(Source records)
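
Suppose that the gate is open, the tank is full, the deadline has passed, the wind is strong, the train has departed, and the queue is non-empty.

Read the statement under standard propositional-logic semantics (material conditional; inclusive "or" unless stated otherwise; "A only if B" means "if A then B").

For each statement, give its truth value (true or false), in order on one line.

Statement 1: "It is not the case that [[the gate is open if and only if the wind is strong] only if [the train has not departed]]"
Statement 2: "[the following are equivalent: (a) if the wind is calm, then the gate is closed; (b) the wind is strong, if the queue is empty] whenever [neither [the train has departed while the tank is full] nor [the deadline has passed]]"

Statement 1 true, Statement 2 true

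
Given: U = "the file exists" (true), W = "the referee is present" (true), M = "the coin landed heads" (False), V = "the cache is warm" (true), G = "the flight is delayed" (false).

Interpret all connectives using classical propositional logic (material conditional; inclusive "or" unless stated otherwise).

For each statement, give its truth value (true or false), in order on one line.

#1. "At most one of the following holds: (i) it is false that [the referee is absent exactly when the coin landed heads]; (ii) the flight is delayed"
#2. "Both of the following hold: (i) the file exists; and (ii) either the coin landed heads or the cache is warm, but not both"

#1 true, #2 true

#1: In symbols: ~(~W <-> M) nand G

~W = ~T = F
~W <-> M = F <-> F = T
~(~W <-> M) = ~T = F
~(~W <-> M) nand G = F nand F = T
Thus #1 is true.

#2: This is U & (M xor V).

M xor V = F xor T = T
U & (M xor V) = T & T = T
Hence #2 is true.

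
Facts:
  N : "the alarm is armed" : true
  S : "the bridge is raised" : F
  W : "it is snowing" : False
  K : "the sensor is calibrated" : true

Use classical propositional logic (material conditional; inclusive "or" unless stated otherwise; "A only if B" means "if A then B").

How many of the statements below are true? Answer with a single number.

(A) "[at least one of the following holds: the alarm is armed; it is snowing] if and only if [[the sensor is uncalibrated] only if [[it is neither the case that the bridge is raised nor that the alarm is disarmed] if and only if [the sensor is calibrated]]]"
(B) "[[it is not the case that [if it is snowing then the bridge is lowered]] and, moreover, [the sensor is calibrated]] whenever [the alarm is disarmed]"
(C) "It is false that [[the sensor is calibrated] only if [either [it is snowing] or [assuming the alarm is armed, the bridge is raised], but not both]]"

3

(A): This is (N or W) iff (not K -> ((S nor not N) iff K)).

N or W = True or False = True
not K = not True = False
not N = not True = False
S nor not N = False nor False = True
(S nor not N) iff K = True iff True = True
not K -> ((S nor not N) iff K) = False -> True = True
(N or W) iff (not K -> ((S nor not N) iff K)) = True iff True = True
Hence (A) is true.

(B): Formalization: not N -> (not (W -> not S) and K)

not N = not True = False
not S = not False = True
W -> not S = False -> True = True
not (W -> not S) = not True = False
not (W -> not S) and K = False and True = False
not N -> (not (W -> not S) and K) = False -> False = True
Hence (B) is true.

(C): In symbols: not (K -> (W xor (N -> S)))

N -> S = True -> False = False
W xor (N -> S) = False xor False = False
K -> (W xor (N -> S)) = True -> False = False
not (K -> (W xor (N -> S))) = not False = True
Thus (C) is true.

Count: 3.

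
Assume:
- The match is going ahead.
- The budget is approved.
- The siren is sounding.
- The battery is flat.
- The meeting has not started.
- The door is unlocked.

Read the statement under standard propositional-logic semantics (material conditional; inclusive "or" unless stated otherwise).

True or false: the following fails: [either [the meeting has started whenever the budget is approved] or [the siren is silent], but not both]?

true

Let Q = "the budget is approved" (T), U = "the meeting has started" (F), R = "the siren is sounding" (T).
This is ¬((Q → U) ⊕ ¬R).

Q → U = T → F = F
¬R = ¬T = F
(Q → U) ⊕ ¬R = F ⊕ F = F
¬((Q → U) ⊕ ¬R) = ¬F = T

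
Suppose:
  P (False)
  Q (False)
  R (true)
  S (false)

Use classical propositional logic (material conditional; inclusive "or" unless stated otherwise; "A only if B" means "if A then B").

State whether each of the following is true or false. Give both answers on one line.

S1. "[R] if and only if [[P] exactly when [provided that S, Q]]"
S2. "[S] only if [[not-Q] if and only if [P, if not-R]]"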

Task statement
Retype the records above exactly, so that no line differs from its source.

Response box
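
Suppose that the gate is open, the tank is full, the deadline has passed, the wind is strong, the train has departed, and the queue is non-empty.

Read the statement under standard propositional-logic semantics (material conditional; inclusive "or" unless stated otherwise; "A only if B" means "if A then B").

For each statement, give its truth value (true or false), in order on one line.

Statement 1: "It is not the case that [[the gate is open if and only if the wind is strong] only if [the train has not departed]]"
Statement 2: "[the following are equivalent: (a) if the wind is calm, then the gate is closed; (b) the wind is strong, if the queue is empty] whenever [neither [the train has departed while the tank is full] nor [the deadline has passed]]"

Statement 1 true, Statement 2 true

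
Given: U = "the file exists" (true), W = "the referee is present" (true), M = "the coin landed heads" (False), V = "the cache is warm" (true), G = "the flight is delayed" (false).

Interpret all connectives using classical propositional logic (material conditional; inclusive "or" unless stated otherwise).

For each statement, give its truth value (true or false), in order on one line.

#1. "At most one of the following holds: (i) it is false that [the referee is absent exactly when the coin landed heads]; (ii) the flight is delayed"
#2. "Both of the following hold: (i) the file exists; and (ii) either the coin landed heads or the cache is warm, but not both"

#1 true, #2 true

#1: In symbols: ~(~W <-> M) nand G

~W = ~T = F
~W <-> M = F <-> F = T
~(~W <-> M) = ~T = F
~(~W <-> M) nand G = F nand F = T
Thus #1 is true.

#2: This is U & (M xor V).

M xor V = F xor T = T
U & (M xor V) = T & T = T
Hence #2 is true.

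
Facts:
  N : "the alarm is armed" : true
  S : "the bridge is raised" : F
  W : "it is snowing" : False
  K : "the sensor is calibrated" : true

Use classical propositional logic (material conditional; inclusive "or" unless stated otherwise; "A only if B" means "if A then B").

How many of the statements below are true? Answer with a single number.

(A) "[at least one of the following holds: the alarm is armed; it is snowing] if and only if [[the sensor is uncalibrated] only if [[it is neither the case that the bridge is raised nor that the alarm is disarmed] if and only if [the sensor is calibrated]]]"
(B) "[[it is not the case that [if it is snowing then the bridge is lowered]] and, moreover, [the sensor is calibrated]] whenever [the alarm is disarmed]"
(C) "It is false that [[the sensor is calibrated] only if [either [it is snowing] or [assuming the alarm is armed, the bridge is raised], but not both]]"

3

(A): This is (N or W) iff (not K -> ((S nor not N) iff K)).

N or W = True or False = True
not K = not True = False
not N = not True = False
S nor not N = False nor False = True
(S nor not N) iff K = True iff True = True
not K -> ((S nor not N) iff K) = False -> True = True
(N or W) iff (not K -> ((S nor not N) iff K)) = True iff True = True
Hence (A) is true.

(B): Formalization: not N -> (not (W -> not S) and K)

not N = not True = False
not S = not False = True
W -> not S = False -> True = True
not (W -> not S) = not True = False
not (W -> not S) and K = False and True = False
not N -> (not (W -> not S) and K) = False -> False = True
Hence (B) is true.

(C): In symbols: not (K -> (W xor (N -> S)))

N -> S = True -> False = False
W xor (N -> S) = False xor False = False
K -> (W xor (N -> S)) = True -> False = False
not (K -> (W xor (N -> S))) = not False = True
Thus (C) is true.

Count: 3.

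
Assume:
- The match is going ahead.
- The budget is approved.
- The siren is sounding.
- The battery is flat.
- The meeting has not started.
- The door is unlocked.

Read the statement under standard propositional-logic semantics (material conditional; inclusive "or" unless stated otherwise).

True or false: the following fails: [either [the meeting has started whenever the budget is approved] or [the siren is silent], but not both]?

true

Let Q = "the budget is approved" (T), U = "the meeting has started" (F), R = "the siren is sounding" (T).
This is ¬((Q → U) ⊕ ¬R).

Q → U = T → F = F
¬R = ¬T = F
(Q → U) ⊕ ¬R = F ⊕ F = F
¬((Q → U) ⊕ ¬R) = ¬F = T

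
Suppose:
  P (False)
  Q (False)
  R (true)
  S (false)

Use classical propositional logic (material conditional; inclusive "or" unless stated otherwise; "A only if B" means "if A then B").

State whether each of the following is true or false. Give both answers on one line.

S1. "[R] if and only if [[P] exactly when [provided that S, Q]]"
S2. "[S] only if [[not-Q] if and only if [P, if not-R]]"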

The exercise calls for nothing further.